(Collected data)

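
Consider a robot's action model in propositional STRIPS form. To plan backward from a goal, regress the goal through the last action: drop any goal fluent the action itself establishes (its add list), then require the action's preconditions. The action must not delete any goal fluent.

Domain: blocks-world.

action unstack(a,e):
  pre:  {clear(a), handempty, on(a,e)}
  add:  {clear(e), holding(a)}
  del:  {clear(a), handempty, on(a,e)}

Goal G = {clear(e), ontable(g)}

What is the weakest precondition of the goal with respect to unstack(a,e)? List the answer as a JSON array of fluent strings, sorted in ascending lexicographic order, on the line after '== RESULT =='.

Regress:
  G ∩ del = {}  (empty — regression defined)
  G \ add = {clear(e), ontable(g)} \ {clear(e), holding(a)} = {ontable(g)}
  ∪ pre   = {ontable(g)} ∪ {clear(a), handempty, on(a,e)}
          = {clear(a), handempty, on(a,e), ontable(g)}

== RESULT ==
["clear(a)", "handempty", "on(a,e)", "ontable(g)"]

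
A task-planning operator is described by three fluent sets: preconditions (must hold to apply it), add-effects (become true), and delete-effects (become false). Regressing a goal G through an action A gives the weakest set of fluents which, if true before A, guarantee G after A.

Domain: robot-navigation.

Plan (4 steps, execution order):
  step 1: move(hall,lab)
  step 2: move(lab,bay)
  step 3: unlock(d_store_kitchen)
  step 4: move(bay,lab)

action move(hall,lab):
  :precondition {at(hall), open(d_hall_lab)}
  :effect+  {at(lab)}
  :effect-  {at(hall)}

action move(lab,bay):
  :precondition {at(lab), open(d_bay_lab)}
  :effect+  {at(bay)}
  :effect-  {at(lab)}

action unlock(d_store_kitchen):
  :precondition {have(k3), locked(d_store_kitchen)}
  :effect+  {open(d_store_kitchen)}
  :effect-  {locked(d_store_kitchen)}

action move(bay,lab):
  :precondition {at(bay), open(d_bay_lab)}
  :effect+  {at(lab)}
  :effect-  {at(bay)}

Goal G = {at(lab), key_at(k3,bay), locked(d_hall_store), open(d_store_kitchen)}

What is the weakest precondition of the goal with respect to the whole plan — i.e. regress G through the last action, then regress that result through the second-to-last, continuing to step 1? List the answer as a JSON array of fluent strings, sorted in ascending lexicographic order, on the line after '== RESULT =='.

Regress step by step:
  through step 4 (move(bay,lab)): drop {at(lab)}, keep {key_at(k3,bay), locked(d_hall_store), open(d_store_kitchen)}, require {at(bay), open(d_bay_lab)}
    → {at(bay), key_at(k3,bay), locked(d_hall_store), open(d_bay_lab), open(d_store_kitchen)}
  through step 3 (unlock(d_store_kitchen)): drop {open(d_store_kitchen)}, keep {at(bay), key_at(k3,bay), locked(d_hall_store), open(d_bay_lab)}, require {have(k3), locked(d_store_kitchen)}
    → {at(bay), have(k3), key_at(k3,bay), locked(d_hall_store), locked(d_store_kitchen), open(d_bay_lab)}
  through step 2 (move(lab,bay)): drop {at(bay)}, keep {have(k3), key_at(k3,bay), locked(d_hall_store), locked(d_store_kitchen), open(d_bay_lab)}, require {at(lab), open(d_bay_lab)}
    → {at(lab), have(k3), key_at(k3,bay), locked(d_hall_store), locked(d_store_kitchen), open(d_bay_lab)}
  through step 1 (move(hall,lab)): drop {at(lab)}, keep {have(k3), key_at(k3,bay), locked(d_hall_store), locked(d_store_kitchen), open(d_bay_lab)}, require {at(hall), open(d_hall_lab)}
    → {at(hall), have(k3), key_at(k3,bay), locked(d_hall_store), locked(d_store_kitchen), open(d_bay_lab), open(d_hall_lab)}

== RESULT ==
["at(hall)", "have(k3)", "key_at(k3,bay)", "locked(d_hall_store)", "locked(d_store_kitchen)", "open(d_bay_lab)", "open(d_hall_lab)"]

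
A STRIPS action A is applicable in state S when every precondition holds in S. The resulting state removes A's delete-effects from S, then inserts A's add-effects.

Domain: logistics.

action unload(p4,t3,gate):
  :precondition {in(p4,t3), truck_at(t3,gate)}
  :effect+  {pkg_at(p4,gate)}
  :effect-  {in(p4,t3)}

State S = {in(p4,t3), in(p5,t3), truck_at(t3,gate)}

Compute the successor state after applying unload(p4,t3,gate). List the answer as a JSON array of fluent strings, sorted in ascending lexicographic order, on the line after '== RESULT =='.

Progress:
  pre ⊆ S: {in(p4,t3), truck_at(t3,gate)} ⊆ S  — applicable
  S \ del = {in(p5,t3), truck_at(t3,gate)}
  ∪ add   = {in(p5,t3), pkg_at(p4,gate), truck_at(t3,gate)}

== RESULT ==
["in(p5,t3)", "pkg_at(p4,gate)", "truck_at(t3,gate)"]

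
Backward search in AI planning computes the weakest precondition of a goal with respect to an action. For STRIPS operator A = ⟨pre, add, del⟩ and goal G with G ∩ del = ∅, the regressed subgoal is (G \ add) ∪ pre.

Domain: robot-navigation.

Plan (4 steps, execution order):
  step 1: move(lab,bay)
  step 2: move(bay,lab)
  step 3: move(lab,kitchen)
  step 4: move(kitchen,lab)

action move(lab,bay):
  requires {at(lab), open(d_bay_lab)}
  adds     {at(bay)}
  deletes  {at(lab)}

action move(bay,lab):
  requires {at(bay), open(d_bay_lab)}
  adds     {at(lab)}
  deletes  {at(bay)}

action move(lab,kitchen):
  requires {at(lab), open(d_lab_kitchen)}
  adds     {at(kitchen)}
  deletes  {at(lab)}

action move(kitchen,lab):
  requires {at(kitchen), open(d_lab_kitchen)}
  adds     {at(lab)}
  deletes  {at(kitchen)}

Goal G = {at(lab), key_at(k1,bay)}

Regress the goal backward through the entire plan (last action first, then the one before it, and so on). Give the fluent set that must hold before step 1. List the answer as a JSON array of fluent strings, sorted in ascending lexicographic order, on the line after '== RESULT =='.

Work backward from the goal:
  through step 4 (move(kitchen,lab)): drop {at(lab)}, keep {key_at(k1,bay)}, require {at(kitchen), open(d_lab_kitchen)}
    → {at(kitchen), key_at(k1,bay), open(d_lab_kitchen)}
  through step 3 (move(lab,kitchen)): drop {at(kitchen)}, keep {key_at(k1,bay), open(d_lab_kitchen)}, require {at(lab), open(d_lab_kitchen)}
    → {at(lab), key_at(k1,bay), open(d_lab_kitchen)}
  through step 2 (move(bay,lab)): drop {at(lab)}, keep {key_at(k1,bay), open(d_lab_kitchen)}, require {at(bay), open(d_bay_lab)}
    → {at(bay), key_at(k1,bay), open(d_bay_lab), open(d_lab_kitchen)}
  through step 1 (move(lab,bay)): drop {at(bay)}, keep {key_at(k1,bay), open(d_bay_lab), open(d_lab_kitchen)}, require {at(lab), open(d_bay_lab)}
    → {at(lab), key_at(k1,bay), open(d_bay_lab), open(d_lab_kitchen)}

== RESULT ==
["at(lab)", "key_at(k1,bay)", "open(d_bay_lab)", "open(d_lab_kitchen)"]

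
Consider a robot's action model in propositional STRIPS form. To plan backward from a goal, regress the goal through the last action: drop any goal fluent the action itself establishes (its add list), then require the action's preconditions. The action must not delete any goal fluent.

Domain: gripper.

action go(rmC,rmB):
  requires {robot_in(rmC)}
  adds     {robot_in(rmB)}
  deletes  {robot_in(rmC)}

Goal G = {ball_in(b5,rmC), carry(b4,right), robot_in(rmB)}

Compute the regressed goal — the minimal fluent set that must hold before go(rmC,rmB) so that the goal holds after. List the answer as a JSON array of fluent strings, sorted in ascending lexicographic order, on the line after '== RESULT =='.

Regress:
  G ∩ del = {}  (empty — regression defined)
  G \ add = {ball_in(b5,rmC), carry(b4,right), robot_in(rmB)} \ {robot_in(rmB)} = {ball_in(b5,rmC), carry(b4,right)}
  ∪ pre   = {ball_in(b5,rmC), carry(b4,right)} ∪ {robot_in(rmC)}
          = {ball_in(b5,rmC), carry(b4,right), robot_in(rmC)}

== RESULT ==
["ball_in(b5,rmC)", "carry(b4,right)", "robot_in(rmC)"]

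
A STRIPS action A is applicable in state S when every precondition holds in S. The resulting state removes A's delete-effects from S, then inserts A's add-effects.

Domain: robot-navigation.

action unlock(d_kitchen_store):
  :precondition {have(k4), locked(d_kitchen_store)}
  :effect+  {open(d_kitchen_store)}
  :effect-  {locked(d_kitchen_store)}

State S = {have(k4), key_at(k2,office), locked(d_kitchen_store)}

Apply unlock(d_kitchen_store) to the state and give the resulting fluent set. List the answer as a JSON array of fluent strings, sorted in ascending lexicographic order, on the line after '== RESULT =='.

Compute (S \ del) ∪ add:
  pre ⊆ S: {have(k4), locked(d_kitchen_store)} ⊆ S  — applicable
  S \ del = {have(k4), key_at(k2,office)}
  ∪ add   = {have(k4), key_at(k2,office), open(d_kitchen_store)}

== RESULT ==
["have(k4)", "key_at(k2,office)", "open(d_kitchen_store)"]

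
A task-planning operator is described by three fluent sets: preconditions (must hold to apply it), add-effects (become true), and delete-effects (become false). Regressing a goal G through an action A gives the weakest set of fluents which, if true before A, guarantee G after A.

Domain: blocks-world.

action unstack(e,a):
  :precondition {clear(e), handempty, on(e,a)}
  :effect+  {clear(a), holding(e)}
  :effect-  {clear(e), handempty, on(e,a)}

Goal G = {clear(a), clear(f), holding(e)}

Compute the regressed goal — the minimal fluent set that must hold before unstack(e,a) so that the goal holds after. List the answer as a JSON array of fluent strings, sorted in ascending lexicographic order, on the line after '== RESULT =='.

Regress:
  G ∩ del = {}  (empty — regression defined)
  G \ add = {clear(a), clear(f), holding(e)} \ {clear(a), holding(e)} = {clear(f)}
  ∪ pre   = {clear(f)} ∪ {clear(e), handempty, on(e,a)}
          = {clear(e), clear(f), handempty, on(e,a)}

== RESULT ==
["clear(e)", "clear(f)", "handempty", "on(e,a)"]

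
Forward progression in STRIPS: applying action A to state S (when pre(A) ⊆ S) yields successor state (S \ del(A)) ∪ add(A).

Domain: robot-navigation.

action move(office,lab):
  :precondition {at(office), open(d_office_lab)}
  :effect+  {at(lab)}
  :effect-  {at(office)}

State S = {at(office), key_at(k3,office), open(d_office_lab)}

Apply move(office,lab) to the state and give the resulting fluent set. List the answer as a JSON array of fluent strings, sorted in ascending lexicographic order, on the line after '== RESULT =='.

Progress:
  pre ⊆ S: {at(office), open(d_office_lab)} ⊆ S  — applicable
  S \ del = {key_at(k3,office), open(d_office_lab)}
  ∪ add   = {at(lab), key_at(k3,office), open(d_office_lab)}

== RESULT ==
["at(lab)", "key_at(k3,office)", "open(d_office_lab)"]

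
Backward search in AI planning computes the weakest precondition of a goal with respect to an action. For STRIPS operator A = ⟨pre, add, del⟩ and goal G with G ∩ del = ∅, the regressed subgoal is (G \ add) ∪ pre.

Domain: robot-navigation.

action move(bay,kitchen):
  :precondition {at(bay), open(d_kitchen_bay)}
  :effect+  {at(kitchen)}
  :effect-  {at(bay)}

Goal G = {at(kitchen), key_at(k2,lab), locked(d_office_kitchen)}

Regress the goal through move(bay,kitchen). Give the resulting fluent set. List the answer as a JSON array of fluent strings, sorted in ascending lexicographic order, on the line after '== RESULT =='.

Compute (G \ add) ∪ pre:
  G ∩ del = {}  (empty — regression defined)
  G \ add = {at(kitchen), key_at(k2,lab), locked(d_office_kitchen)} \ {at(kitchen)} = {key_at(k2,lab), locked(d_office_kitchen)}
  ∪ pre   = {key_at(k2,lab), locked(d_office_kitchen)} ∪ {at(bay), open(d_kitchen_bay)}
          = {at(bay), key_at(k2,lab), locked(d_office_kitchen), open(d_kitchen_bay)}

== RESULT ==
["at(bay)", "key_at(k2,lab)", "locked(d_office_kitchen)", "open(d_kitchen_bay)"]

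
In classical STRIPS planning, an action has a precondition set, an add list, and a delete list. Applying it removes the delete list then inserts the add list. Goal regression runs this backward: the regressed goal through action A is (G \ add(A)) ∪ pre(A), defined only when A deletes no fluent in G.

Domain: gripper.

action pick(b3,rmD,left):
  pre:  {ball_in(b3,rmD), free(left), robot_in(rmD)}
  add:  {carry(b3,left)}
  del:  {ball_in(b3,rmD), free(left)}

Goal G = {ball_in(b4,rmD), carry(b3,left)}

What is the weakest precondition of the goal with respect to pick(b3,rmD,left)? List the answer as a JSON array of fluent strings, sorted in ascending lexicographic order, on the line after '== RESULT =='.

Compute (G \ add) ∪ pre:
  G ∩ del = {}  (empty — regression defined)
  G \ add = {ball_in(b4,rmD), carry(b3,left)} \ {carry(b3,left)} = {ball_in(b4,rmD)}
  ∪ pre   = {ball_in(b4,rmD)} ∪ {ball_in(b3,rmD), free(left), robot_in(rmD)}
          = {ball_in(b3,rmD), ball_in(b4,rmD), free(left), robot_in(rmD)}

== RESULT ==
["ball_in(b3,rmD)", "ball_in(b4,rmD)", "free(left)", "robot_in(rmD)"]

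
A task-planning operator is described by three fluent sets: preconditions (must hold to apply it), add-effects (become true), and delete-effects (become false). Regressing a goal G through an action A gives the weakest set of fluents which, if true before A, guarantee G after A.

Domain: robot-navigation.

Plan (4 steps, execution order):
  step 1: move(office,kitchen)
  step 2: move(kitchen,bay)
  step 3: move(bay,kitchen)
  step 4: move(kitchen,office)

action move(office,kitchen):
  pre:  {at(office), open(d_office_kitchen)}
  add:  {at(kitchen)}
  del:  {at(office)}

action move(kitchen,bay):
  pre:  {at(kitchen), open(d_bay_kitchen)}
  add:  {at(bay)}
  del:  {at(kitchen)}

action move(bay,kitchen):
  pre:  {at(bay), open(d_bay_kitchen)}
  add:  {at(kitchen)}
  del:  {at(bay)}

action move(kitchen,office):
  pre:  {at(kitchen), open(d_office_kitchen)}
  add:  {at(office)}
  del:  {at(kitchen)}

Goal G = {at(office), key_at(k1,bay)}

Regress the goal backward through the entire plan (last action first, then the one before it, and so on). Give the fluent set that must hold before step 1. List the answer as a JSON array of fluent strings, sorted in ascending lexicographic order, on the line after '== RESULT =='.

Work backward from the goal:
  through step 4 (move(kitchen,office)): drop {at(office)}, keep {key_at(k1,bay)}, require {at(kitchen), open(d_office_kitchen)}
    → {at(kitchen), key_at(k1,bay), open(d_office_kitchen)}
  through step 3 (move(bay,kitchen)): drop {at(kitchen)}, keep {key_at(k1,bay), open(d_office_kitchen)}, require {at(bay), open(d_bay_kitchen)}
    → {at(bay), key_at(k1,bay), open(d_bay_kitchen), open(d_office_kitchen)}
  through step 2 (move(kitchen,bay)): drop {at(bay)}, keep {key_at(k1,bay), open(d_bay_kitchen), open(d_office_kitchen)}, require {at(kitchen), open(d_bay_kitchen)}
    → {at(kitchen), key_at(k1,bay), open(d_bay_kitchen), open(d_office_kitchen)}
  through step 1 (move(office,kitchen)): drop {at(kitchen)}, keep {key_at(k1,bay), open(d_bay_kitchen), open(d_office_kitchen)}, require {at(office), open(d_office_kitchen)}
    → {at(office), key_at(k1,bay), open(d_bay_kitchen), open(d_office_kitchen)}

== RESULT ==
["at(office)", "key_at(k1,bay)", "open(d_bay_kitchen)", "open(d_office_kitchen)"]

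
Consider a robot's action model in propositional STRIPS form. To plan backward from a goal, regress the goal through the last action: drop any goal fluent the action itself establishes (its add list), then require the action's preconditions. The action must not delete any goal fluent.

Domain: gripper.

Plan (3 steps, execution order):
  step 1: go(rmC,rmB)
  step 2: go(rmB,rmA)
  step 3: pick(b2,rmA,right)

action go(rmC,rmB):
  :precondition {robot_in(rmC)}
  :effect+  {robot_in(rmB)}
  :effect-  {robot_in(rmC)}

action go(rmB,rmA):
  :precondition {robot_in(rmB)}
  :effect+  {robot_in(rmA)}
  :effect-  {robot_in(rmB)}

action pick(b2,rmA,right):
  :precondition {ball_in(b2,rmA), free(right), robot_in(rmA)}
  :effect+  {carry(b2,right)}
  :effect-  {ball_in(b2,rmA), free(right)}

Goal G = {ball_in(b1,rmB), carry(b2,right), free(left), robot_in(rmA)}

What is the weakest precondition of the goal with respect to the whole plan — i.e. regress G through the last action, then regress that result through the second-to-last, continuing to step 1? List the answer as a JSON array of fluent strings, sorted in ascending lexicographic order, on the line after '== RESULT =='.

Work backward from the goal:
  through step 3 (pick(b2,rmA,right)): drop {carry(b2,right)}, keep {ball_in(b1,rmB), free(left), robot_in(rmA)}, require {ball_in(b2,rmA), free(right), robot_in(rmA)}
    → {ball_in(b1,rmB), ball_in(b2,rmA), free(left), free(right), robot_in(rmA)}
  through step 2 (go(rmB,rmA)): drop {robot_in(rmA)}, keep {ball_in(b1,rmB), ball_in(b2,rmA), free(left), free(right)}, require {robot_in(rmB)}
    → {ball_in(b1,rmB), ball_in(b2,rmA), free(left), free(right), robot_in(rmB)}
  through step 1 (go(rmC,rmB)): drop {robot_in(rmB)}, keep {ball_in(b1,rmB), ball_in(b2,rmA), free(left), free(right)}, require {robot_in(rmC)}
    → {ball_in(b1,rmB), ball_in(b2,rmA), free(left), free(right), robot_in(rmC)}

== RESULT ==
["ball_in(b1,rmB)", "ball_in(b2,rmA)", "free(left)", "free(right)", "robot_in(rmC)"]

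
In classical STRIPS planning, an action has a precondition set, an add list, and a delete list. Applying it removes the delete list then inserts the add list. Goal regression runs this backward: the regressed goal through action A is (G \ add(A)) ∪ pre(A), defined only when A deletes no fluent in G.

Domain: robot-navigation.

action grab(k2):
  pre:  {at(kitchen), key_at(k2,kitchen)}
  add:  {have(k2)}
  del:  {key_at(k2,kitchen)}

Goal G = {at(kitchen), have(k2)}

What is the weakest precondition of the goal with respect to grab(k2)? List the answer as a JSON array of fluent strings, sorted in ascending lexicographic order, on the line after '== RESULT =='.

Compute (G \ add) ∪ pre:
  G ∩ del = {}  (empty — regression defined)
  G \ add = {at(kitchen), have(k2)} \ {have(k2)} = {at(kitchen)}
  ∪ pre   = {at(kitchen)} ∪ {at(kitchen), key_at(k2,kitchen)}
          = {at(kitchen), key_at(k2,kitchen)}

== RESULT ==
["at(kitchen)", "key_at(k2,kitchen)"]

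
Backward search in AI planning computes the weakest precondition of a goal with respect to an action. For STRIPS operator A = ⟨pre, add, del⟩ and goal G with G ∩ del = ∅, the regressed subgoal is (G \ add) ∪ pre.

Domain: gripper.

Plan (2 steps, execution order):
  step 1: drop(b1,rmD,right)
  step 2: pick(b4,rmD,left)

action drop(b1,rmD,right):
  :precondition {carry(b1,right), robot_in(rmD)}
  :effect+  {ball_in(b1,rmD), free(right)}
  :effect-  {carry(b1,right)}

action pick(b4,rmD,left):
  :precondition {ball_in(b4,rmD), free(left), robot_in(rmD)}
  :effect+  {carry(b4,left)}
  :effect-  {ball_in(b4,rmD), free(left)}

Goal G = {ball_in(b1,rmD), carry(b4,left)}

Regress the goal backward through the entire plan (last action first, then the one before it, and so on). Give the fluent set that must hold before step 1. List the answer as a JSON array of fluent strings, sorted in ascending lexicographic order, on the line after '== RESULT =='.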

### [About this task]
What lines in the data above carry "requires"? Return them all.

### [Solution for this problem]
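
  requires {at(lab), open(d_bay_lab)}
  requires {at(bay), open(d_bay_lab)}
  requires {at(lab), open(d_lab_kitchen)}
  requires {at(kitchen), open(d_lab_kitchen)}
  requires {robot_in(rmC)}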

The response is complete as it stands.